*** Opening of Dataset content ***
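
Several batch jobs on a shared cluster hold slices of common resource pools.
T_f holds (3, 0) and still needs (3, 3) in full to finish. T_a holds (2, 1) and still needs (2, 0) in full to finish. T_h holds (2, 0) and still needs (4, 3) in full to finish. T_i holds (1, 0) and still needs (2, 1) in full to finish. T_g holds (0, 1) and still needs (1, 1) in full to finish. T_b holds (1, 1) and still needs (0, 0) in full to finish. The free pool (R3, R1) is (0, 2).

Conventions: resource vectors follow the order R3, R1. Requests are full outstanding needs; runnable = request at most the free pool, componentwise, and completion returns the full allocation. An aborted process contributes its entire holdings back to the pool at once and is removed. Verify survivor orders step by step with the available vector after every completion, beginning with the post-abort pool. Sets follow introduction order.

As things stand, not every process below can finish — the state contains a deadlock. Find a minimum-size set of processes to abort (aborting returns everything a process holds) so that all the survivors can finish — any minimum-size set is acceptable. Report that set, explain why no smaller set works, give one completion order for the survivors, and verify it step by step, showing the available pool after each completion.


The answer: abort T_f.
Key observation: T_i was stuck for good until T_f gave back (3, 0); in the order shown it finishes at step 1.
No smaller set exists: with zero aborts the deadlock remains.
One survivor order: T_i, T_a, T_h, T_b, T_g. Walking it through (post-abort pool first):
  pool = (3, 2)
  run T_i (needs (2, 1), free (3, 2)); after release of (1, 0) the pool is (4, 2)
  run T_a (needs (2, 0), free (4, 2)); after release of (2, 1) the pool is (6, 3)
  run T_h (needs (4, 3), free (6, 3)); after release of (2, 0) the pool is (8, 3)
  run T_b (needs (0, 0), free (8, 3)); after release of (1, 1) the pool is (9, 4)
  run T_g (needs (1, 1), free (9, 4)); after release of (0, 1) the pool is (9, 5)


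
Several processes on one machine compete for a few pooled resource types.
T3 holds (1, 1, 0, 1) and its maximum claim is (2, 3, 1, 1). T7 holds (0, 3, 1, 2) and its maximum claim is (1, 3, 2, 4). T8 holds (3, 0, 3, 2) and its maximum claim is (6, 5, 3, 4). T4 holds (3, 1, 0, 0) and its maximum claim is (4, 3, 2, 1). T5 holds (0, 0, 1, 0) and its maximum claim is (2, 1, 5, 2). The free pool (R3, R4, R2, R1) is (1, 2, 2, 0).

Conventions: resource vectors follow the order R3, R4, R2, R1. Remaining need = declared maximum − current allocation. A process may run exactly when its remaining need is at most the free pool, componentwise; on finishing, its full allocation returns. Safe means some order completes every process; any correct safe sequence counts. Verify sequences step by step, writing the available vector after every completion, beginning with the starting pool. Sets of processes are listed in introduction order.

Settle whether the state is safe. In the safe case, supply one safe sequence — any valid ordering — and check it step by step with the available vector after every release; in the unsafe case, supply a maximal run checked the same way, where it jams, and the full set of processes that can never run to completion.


The state is UNSAFE.
Key observation: even finishing T3, T4 leaves just (5, 4, 2, 1) free — too little R1 for any of the remaining processes.
The run T3, T4 cannot be extended any further. Check, step by step:
  pool = (1, 2, 2, 0)
  run T3 (needs (1, 2, 1, 0), free (1, 2, 2, 0)); after release of (1, 1, 0, 1) the pool is (2, 3, 2, 1)
  run T4 (needs (1, 2, 2, 1), free (2, 3, 2, 1)); after release of (3, 1, 0, 0) the pool is (5, 4, 2, 1)
  T7 cannot run: need (1, 0, 1, 2) vs free (5, 4, 2, 1) (insufficient R1)
  T8 cannot run: need (3, 5, 0, 2) vs free (5, 4, 2, 1) (insufficient R4 and R1)
  T5 cannot run: need (2, 1, 4, 2) vs free (5, 4, 2, 1) (insufficient R2 and R1)
Permanently blocked: T7, T8 and T5.


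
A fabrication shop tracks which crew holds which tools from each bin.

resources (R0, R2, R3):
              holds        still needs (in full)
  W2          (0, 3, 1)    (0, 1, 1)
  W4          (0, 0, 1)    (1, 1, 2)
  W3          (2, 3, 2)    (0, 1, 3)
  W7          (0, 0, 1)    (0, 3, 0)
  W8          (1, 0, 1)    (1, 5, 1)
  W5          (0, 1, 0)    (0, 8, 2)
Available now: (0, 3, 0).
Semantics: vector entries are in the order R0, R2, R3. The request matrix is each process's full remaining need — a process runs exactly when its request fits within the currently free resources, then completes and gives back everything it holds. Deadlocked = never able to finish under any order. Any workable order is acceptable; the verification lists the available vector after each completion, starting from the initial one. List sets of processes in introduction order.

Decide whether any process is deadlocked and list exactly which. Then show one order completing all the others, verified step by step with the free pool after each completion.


Deadlocked: W4, W3, W8 and W5.
Key observation: after W7, W2 the pool peaks at (0, 6, 2), and each blocked process is short somewhere: W4 on R0; W3 on R3; W8 on R0; W5 on R2.
One completion order for the rest: W7, W2. Verifying each step:
  pool = (0, 3, 0)
  run W7 (needs (0, 3, 0), free (0, 3, 0)); after release of (0, 0, 1) the pool is (0, 3, 1)
  run W2 (needs (0, 1, 1), free (0, 3, 1)); after release of (0, 3, 1) the pool is (0, 6, 2)
The blocked processes can never fit:
  blocked: W4 wants (1, 1, 2), pool (0, 6, 2) — not enough R0
  blocked: W3 wants (0, 1, 3), pool (0, 6, 2) — not enough R3
  blocked: W8 wants (1, 5, 1), pool (0, 6, 2) — not enough R0
  blocked: W5 wants (0, 8, 2), pool (0, 6, 2) — not enough R2


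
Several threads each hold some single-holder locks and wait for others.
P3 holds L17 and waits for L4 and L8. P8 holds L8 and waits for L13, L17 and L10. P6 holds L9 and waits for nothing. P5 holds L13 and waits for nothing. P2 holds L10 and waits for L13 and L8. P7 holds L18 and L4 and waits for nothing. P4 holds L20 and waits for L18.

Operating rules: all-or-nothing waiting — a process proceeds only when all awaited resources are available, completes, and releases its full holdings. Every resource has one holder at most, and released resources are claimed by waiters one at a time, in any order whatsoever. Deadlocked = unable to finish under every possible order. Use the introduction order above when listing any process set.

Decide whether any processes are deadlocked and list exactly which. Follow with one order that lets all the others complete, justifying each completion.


Deadlocked: P3, P8 and P2.
Key observation: the cycle P3 -> P8 -> P3 can never break — each member waits on the next; P2 is caught in further circular waits.
The rest can finish in the order P7, P4, P5, P6.
Walking it through:
  run P7 (it waits on nothing); releases L18 and L4
  P4: everything it awaited (L18) is free; runs, freeing L20
  run P5 (it waits on nothing); releases L13
  run P6 (it waits on nothing); releases L9


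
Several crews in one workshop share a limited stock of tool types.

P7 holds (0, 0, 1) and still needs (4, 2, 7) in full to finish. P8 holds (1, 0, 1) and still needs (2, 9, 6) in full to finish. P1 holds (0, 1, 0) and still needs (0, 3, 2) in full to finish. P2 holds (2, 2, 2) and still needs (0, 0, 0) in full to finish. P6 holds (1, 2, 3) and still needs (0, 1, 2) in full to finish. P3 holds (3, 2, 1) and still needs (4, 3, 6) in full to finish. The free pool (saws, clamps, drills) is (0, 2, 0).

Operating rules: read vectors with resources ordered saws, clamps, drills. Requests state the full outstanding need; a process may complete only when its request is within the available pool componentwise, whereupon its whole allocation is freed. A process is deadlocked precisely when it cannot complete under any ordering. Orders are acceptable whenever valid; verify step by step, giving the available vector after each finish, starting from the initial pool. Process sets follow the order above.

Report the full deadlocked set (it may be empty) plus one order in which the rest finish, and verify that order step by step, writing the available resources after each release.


Deadlocked set: P7, P8 and P3.
Key observation: the pool after P2, P1, P6 is (3, 7, 5); every surviving request exceeds it in drills, so progress ends there.
The rest can finish in the order P2, P1, P6. Step-by-step check:
  pool = (0, 2, 0)
  run P2 (needs (0, 0, 0), free (0, 2, 0)); after release of (2, 2, 2) the pool is (2, 4, 2)
  run P1 (needs (0, 3, 2), free (2, 4, 2)); after release of (0, 1, 0) the pool is (2, 5, 2)
  run P6 (needs (0, 1, 2), free (2, 5, 2)); after release of (1, 2, 3) the pool is (3, 7, 5)
The blocked processes can never fit:
  P7 cannot run: need (4, 2, 7) vs free (3, 7, 5) (insufficient saws and drills)
  P8 cannot run: need (2, 9, 6) vs free (3, 7, 5) (insufficient clamps and drills)
  P3 cannot run: need (4, 3, 6) vs free (3, 7, 5) (insufficient saws and drills)


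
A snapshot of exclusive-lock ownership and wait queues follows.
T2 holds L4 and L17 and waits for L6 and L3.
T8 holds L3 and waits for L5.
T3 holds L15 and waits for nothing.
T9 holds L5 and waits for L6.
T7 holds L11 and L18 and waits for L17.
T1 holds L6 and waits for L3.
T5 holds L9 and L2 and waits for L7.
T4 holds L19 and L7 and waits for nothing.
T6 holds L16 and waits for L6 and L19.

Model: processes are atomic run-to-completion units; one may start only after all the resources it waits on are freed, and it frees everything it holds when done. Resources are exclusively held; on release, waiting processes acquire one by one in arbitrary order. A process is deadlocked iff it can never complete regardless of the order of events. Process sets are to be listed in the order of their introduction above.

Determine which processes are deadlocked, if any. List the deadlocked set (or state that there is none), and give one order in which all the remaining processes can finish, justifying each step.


The deadlocked set is T2, T8, T9, T7, T1 and T6.
Key observation: the waits loop around T8 -> T9 -> T1 -> T8 with no way out; T2, T7 and T6 wait into the deadlock from upstream.
The rest can finish in the order T4, T5, T3.
Verifying each step:
  run T4 (it waits on nothing); releases L19 and L7
  run T5 (all its waits — L7 — are resolved); releases L9 and L2
  run T3 (it waits on nothing); releases L15


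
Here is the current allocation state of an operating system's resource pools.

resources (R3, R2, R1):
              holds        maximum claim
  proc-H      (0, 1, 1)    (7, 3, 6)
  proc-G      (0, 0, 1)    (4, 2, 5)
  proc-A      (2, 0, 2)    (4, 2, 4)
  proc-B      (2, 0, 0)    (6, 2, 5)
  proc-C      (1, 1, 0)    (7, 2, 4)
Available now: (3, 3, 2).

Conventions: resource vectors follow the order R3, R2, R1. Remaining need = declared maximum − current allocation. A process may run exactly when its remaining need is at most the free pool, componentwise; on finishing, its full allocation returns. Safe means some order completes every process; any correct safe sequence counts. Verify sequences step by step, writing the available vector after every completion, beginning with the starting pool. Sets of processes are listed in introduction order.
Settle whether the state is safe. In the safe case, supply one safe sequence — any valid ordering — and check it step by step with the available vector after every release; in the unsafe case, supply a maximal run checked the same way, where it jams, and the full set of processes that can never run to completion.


SAFE, for example via the order proc-A, proc-G, proc-B, proc-H, proc-C.
Key observation: proc-A is the earliest step where a requested resource binds exactly: need (2, 2, 2), pool (3, 3, 2) at its turn.
Check, step by step:
  pool = (3, 3, 2)
  proc-A needs (2, 2, 2) <= (3, 3, 2) -> finishes; pool += (2, 0, 2) = (5, 3, 4)
  proc-G needs (4, 2, 4) <= (5, 3, 4) -> finishes; pool += (0, 0, 1) = (5, 3, 5)
  proc-B needs (4, 2, 5) <= (5, 3, 5) -> finishes; pool += (2, 0, 0) = (7, 3, 5)
  proc-H needs (7, 2, 5) <= (7, 3, 5) -> finishes; pool += (0, 1, 1) = (7, 4, 6)
  proc-C needs (6, 1, 4) <= (7, 4, 6) -> finishes; pool += (1, 1, 0) = (8, 5, 6)


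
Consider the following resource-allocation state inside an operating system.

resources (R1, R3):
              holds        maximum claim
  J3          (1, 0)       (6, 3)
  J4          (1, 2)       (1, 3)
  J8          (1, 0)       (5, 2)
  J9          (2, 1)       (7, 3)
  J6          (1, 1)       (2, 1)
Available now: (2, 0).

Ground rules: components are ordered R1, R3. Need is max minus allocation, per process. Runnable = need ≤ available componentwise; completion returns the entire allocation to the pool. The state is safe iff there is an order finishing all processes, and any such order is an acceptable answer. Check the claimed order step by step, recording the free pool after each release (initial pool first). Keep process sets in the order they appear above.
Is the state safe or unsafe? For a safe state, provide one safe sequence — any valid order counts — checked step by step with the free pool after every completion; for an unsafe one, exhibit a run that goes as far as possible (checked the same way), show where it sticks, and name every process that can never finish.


SAFE — a valid safe sequence is J6, J4, J8, J3, J9.
Key observation: the first exact fit in this order is J4 — it needs (0, 1) with (3, 1) free, meeting a requested resource to the last unit.
Check, step by step:
  pool = (2, 0)
  J6 needs (1, 0) <= (2, 0) -> finishes; pool += (1, 1) = (3, 1)
  J4 needs (0, 1) <= (3, 1) -> finishes; pool += (1, 2) = (4, 3)
  J8 needs (4, 2) <= (4, 3) -> finishes; pool += (1, 0) = (5, 3)
  J3 needs (5, 3) <= (5, 3) -> finishes; pool += (1, 0) = (6, 3)
  J9 needs (5, 2) <= (6, 3) -> finishes; pool += (2, 1) = (8, 4)


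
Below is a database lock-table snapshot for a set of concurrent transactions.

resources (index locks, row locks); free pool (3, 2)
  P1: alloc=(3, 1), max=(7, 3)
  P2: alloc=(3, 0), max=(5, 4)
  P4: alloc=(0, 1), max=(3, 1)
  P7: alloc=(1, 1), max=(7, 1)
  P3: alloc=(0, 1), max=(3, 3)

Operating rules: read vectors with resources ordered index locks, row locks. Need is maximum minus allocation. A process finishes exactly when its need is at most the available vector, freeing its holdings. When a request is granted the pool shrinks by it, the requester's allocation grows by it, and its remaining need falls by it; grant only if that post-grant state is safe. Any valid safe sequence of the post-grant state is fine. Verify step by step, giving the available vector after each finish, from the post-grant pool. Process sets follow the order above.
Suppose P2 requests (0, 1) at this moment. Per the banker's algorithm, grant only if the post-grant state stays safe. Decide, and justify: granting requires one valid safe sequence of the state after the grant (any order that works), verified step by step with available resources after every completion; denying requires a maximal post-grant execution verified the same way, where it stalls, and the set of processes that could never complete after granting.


GRANT. The post-grant state is safe; one safe sequence: P4, P3, P2, P1, P7.
Key observation: with (3, 1) left after the transfer, P4 can run at once — the state stays safe.
Step-by-step check of the post-grant state:
  pool = (3, 1)
  run P4 (needs (3, 0), free (3, 1)); after release of (0, 1) the pool is (3, 2)
  run P3 (needs (3, 2), free (3, 2)); after release of (0, 1) the pool is (3, 3)
  run P2 (needs (2, 3), free (3, 3)); after release of (3, 1) the pool is (6, 4)
  run P1 (needs (4, 2), free (6, 4)); after release of (3, 1) the pool is (9, 5)
  run P7 (needs (6, 0), free (9, 5)); after release of (1, 1) the pool is (10, 6)


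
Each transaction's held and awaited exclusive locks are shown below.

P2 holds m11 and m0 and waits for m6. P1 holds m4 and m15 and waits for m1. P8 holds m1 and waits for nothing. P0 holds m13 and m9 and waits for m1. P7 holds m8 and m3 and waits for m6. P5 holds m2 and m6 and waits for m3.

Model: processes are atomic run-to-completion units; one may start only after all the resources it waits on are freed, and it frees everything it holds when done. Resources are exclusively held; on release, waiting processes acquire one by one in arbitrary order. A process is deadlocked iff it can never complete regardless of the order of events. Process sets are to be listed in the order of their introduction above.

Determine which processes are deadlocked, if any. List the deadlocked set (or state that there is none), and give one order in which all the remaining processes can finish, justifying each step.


The deadlocked set is P2, P7 and P5.
Key observation: the knot is the closed ring of waits P5 -> P7 -> P5; P2 waits into the deadlock from upstream.
The rest can finish in the order P8, P1, P0.
Check, step by step:
  P8 waits on nothing -> runs at once and releases m1
  P1: everything it awaited (m1) is free; runs, freeing m4 and m15
  P0: everything it awaited (m1) is free; runs, freeing m13 and m9


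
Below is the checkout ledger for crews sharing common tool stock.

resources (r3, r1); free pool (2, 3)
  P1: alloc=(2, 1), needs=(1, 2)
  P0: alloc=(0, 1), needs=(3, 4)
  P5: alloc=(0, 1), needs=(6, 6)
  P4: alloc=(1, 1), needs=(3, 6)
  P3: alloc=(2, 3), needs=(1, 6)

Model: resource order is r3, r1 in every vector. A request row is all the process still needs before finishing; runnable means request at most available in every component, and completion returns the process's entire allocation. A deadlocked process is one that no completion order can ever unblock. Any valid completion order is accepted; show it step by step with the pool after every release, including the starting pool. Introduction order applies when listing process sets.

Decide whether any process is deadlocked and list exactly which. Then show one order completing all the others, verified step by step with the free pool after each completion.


The deadlocked set is P5, P4 and P3.
Key observation: once P1, P0 finish, the pool peaks at (4, 5) — and every remaining process still needs more r1 than that.
A valid finishing order for the others: P1, P0. Walking it through:
  pool = (2, 3)
  run P1 (needs (1, 2), free (2, 3)); after release of (2, 1) the pool is (4, 4)
  run P0 (needs (3, 4), free (4, 4)); after release of (0, 1) the pool is (4, 5)
The stuck group stays short no matter what:
  P5 still needs (6, 6) but only (4, 5) is free — short on r3 and r1
  P4 still needs (3, 6) but only (4, 5) is free — short on r1
  P3 still needs (1, 6) but only (4, 5) is free — short on r1


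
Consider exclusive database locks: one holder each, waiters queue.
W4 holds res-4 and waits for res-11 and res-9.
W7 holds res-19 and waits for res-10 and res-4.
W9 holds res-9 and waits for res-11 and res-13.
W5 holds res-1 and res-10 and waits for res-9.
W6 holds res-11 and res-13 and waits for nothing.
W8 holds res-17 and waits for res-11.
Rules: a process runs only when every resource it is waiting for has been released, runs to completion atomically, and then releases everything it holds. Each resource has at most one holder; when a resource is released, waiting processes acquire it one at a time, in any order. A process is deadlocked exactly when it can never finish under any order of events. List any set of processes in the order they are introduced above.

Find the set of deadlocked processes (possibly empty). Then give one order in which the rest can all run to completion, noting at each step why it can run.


No process is deadlocked.
Key observation: there is no circular wait here — follow any chain and it reaches a process that is free to run now.
One completion order for the rest: W6, W9, W5, W4, W7, W8.
Check, step by step:
  run W6 (it waits on nothing); releases res-11 and res-13
  W9 waits on res-11 and res-13 — all released -> runs and releases res-9
  W5 waits on res-9 — all released -> runs and releases res-1 and res-10
  W4 waits on res-11 and res-9 — all released -> runs and releases res-4
  W7 waits on res-10 and res-4 — all released -> runs and releases res-19
  W8 waits on res-11 — all released -> runs and releases res-17


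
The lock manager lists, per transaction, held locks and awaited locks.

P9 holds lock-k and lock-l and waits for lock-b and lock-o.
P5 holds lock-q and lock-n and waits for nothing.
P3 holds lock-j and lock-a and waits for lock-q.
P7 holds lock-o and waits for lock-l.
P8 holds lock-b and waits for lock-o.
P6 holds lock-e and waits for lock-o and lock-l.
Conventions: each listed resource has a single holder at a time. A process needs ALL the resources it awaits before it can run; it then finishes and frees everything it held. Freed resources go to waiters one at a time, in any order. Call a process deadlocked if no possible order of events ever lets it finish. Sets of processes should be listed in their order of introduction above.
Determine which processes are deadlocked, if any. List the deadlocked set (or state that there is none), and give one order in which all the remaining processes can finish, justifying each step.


The deadlocked set is P9, P7, P8 and P6.
Key observation: nobody on the ring P9 -> P7 -> P9 can start until another member finishes, which never happens; P8 is caught in further circular waits and P6 waits into the deadlock from upstream.
One completion order for the rest: P5, P3.
Step-by-step check:
  P5 waits on nothing -> runs at once and releases lock-q and lock-n
  P3: everything it awaited (lock-q) is free; runs, freeing lock-j and lock-a


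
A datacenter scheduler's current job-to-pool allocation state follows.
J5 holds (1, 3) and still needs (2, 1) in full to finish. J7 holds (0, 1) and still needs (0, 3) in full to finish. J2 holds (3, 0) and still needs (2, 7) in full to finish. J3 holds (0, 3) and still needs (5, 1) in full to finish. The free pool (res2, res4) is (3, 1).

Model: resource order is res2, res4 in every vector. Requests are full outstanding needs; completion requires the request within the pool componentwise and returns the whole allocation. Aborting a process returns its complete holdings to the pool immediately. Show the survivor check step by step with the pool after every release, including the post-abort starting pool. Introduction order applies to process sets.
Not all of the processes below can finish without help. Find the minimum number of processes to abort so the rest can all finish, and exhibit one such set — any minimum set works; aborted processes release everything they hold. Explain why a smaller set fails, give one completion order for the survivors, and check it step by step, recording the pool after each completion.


Minimum abort set: J2.
Key observation: J3 had no path to completion before; after the abort of J2 ((3, 0) returned), step 1 is where it fits.
Why nothing smaller works: aborting no one leaves the state deadlocked as given.
One survivor order: J3, J7, J5. Step-by-step check (post-abort pool first):
  pool = (6, 1)
  J3: need (5, 1) fits (6, 1); releases (0, 3), pool now (6, 4)
  J7: need (0, 3) fits (6, 4); releases (0, 1), pool now (6, 5)
  J5: need (2, 1) fits (6, 5); releases (1, 3), pool now (7, 8)


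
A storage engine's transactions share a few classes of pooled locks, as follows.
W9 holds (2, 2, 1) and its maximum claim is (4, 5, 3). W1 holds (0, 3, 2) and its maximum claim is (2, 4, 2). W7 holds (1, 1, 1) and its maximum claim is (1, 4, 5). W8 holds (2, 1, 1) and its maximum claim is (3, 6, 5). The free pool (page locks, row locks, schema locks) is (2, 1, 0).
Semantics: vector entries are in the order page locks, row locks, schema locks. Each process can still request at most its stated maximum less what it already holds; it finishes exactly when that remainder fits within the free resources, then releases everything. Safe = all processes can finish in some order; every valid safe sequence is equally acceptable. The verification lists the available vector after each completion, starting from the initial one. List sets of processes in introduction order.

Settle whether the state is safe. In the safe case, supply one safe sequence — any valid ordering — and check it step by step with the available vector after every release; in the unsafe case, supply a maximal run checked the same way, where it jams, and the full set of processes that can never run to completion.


UNSAFE — no complete ordering exists.
Key observation: schema locks is the bottleneck — with W1, W9 done the pool holds (4, 6, 3), short of every remaining need.
Going as far as possible: W1, W9; after that, nothing fits. Step-by-step check:
  pool = (2, 1, 0)
  W1: need (2, 1, 0) fits (2, 1, 0); releases (0, 3, 2), pool now (2, 4, 2)
  W9: need (2, 3, 2) fits (2, 4, 2); releases (2, 2, 1), pool now (4, 6, 3)
  W7 still needs (0, 3, 4) but only (4, 6, 3) is free — short on schema locks
  W8 still needs (1, 5, 4) but only (4, 6, 3) is free — short on schema locks
Permanently blocked: W7 and W8.


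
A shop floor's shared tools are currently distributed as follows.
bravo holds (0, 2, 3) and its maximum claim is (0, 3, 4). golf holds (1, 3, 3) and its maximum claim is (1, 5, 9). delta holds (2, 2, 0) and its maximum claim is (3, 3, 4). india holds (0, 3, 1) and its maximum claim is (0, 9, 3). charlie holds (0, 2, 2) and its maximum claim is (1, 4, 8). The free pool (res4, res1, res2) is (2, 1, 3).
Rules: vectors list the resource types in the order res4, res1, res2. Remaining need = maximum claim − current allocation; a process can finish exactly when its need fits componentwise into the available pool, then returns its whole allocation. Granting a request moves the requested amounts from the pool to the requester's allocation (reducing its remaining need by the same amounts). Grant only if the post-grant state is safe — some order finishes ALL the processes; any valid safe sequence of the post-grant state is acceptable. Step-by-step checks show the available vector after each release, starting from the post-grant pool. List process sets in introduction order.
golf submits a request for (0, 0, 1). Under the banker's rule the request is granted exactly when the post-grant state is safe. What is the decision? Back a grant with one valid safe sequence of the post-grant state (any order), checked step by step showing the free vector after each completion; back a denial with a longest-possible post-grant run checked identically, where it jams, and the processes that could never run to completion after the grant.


GRANT. The post-grant state is safe; one safe sequence: bravo, golf, delta, india, charlie.
Key observation: after the grant the pool drops to (2, 1, 2), which still lets bravo finish first and unwind the rest.
Check on the post-grant state, step by step:
  pool = (2, 1, 2)
  run bravo (needs (0, 1, 1), free (2, 1, 2)); after release of (0, 2, 3) the pool is (2, 3, 5)
  run golf (needs (0, 2, 5), free (2, 3, 5)); after release of (1, 3, 4) the pool is (3, 6, 9)
  run delta (needs (1, 1, 4), free (3, 6, 9)); after release of (2, 2, 0) the pool is (5, 8, 9)
  run india (needs (0, 6, 2), free (5, 8, 9)); after release of (0, 3, 1) the pool is (5, 11, 10)
  run charlie (needs (1, 2, 6), free (5, 11, 10)); after release of (0, 2, 2) the pool is (5, 13, 12)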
*** Close of Dataset content ***
▸ How to complete this task
Reproduce only the lines above, starting at the line with "P6 holds lock-e" and ending at the line with "Conventions: each listed", exactly as written.

▸ Solution to the exercise
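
P6 holds lock-e and waits for lock-o and lock-l.
Conventions: each listed resource has a single holder at a time. A process needs ALL the resources it awaits before it can run; it then finishes and frees everything it held. Freed resources go to waiters one at a time, in any order. Call a process deadlocked if no possible order of events ever lets it finish. Sets of processes should be listed in their order of introduction above.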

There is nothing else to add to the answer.